● **Problem requirements**
Return every line in the entries below where the word "list" shows up.

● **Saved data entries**

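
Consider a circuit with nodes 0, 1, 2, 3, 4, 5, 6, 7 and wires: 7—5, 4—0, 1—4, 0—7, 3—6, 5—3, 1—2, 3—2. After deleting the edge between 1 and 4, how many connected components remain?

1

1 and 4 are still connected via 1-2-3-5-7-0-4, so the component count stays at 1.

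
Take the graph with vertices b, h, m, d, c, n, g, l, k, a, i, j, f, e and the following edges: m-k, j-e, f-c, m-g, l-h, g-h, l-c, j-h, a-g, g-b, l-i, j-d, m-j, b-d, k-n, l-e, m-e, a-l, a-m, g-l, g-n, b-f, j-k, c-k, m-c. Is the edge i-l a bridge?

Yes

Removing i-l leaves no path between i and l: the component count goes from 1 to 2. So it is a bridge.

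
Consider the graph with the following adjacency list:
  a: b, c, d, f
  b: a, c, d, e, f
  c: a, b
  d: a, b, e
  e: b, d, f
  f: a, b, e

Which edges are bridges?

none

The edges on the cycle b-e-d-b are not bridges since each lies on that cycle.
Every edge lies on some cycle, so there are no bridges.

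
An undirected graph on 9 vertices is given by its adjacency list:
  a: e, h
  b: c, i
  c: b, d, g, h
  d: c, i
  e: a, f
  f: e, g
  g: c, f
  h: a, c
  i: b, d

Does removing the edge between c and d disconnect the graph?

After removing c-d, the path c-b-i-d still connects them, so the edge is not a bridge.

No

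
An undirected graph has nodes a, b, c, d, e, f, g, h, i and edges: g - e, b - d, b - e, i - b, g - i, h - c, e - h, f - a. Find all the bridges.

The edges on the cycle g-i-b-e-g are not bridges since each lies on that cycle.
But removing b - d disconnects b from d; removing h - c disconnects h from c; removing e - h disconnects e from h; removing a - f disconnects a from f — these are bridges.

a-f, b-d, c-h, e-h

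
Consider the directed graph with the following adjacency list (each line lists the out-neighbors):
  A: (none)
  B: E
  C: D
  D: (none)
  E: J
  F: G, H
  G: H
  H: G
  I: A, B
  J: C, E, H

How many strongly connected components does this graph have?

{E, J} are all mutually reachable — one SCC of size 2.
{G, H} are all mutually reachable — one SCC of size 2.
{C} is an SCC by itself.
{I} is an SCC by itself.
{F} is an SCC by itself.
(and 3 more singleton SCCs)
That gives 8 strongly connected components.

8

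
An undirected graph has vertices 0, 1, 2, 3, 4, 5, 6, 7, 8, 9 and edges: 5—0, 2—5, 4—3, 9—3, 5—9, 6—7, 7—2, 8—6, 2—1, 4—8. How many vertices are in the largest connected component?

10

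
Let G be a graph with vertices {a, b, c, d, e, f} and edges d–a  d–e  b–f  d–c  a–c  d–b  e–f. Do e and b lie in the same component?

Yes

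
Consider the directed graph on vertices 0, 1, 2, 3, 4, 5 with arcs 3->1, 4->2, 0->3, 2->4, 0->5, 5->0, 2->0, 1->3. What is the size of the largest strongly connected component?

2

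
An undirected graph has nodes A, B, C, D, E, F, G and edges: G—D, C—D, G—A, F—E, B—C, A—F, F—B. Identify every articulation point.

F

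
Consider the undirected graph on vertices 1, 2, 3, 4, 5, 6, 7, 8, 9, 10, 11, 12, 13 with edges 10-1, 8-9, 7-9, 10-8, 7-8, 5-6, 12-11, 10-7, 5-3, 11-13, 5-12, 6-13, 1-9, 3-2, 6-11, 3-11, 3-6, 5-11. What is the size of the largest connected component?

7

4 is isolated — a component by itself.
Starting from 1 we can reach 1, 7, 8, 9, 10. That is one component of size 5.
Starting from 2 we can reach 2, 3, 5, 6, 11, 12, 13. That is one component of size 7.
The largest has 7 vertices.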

==

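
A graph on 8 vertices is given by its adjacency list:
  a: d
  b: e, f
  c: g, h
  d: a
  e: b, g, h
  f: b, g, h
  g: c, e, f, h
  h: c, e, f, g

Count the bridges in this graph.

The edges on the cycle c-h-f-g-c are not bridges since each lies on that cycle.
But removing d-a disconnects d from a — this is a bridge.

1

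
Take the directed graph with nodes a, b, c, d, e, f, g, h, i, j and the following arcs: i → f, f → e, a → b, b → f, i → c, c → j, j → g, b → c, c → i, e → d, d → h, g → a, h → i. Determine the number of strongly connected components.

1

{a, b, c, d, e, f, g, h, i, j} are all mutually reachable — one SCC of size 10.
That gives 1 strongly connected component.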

● **Solution to this exercise**
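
Consider the graph with the following adjacency list:
An undirected graph on 9 vertices is given by its adjacency list:
Consider the directed graph with the following adjacency list (each line lists the out-neighbors):
A graph on 8 vertices is given by its adjacency list: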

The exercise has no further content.